Prompt:
Taking the line with "C4: center (156/5, 8/5), radius 5" as the first and the line with "C4 are externally tangent" as the last, set down exactly every line in that range from the entries below, and no more.
>>>>
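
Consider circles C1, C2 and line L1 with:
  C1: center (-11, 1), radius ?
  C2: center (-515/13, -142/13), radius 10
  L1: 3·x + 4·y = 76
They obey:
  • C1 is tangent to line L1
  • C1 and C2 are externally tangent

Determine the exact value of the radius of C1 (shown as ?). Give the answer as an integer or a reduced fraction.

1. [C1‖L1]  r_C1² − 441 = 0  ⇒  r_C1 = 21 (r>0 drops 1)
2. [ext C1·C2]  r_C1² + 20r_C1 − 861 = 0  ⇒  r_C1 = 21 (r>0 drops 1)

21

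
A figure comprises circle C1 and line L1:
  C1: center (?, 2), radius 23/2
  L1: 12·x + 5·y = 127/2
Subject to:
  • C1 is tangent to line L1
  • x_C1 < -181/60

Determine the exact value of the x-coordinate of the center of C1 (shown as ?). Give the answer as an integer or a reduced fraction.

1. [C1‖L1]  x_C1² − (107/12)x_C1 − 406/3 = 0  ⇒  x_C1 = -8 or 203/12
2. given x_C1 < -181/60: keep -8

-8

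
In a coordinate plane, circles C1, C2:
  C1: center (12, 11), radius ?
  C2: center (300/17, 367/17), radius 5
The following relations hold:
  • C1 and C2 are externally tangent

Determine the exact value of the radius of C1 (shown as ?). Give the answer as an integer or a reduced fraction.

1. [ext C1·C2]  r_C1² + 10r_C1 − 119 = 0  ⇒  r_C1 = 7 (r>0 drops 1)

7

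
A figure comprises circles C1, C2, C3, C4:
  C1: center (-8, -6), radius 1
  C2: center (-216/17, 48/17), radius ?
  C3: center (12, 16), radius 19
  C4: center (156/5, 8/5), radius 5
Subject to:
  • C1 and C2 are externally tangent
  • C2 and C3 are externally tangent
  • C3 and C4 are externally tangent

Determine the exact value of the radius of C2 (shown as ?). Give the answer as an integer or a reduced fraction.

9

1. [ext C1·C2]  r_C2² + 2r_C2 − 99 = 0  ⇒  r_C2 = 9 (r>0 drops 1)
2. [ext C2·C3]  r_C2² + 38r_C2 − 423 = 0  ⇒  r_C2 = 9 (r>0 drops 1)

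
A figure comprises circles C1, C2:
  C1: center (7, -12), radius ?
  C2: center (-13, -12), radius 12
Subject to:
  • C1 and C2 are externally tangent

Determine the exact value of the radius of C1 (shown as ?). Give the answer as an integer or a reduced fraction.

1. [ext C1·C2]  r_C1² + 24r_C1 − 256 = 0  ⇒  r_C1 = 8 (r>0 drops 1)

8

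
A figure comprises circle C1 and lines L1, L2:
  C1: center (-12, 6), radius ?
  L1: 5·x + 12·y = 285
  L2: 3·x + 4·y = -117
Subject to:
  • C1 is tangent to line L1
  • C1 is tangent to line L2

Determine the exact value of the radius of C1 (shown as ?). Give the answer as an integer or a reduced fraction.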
<<<<
Answer box:
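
  C4: center (156/5, 8/5), radius 5
Subject to:
  • C1 and C2 are externally tangent
  • C2 and C3 are externally tangent
  • C3 and C4 are externally tangent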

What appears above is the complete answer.